*Your instructions*:
Word for word, the records below are to be set down again.

====== Material provided

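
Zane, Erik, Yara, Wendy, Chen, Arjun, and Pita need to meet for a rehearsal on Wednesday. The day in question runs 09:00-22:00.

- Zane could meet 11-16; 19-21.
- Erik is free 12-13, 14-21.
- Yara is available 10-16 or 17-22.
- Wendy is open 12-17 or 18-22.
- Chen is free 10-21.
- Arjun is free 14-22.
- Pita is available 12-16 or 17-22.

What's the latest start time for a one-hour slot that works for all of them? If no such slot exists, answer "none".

20:00

Zane ∩ Erik: 12:00-13:00, 14:00-16:00, 19:00-21:00.
Zane ∩ Erik ∩ Yara: 12:00-13:00, 14:00-16:00, 19:00-21:00.
Zane ∩ Erik ∩ Yara ∩ Wendy: 12:00-13:00, 14:00-16:00, 19:00-21:00.
Zane ∩ Erik ∩ Yara ∩ Wendy ∩ Chen: 12:00-13:00, 14:00-16:00, 19:00-21:00.
Zane ∩ Erik ∩ Yara ∩ Wendy ∩ Chen ∩ Arjun: 14:00-16:00, 19:00-21:00.
Zane ∩ Erik ∩ Yara ∩ Wendy ∩ Chen ∩ Arjun ∩ Pita: 14:00-16:00, 19:00-21:00.
The last common window of at least 60 minutes is 19:00-21:00; a 60-minute meeting can start as late as 20:00 and still end by 21:00.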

============

*Response*:
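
Zane, Erik, Yara, Wendy, Chen, Arjun, and Pita need to meet for a rehearsal on Wednesday. The day in question runs 09:00-22:00.

- Zane could meet 11-16; 19-21.
- Erik is free 12-13, 14-21.
- Yara is available 10-16 or 17-22.
- Wendy is open 12-17 or 18-22.
- Chen is free 10-21.
- Arjun is free 14-22.
- Pita is available 12-16 or 17-22.

What's the latest start time for a one-hour slot that works for all of them? If no such slot exists, answer "none".

20:00

Zane ∩ Erik: 12:00-13:00, 14:00-16:00, 19:00-21:00.
Zane ∩ Erik ∩ Yara: 12:00-13:00, 14:00-16:00, 19:00-21:00.
Zane ∩ Erik ∩ Yara ∩ Wendy: 12:00-13:00, 14:00-16:00, 19:00-21:00.
Zane ∩ Erik ∩ Yara ∩ Wendy ∩ Chen: 12:00-13:00, 14:00-16:00, 19:00-21:00.
Zane ∩ Erik ∩ Yara ∩ Wendy ∩ Chen ∩ Arjun: 14:00-16:00, 19:00-21:00.
Zane ∩ Erik ∩ Yara ∩ Wendy ∩ Chen ∩ Arjun ∩ Pita: 14:00-16:00, 19:00-21:00.
The last common window of at least 60 minutes is 19:00-21:00; a 60-minute meeting can start as late as 20:00 and still end by 21:00.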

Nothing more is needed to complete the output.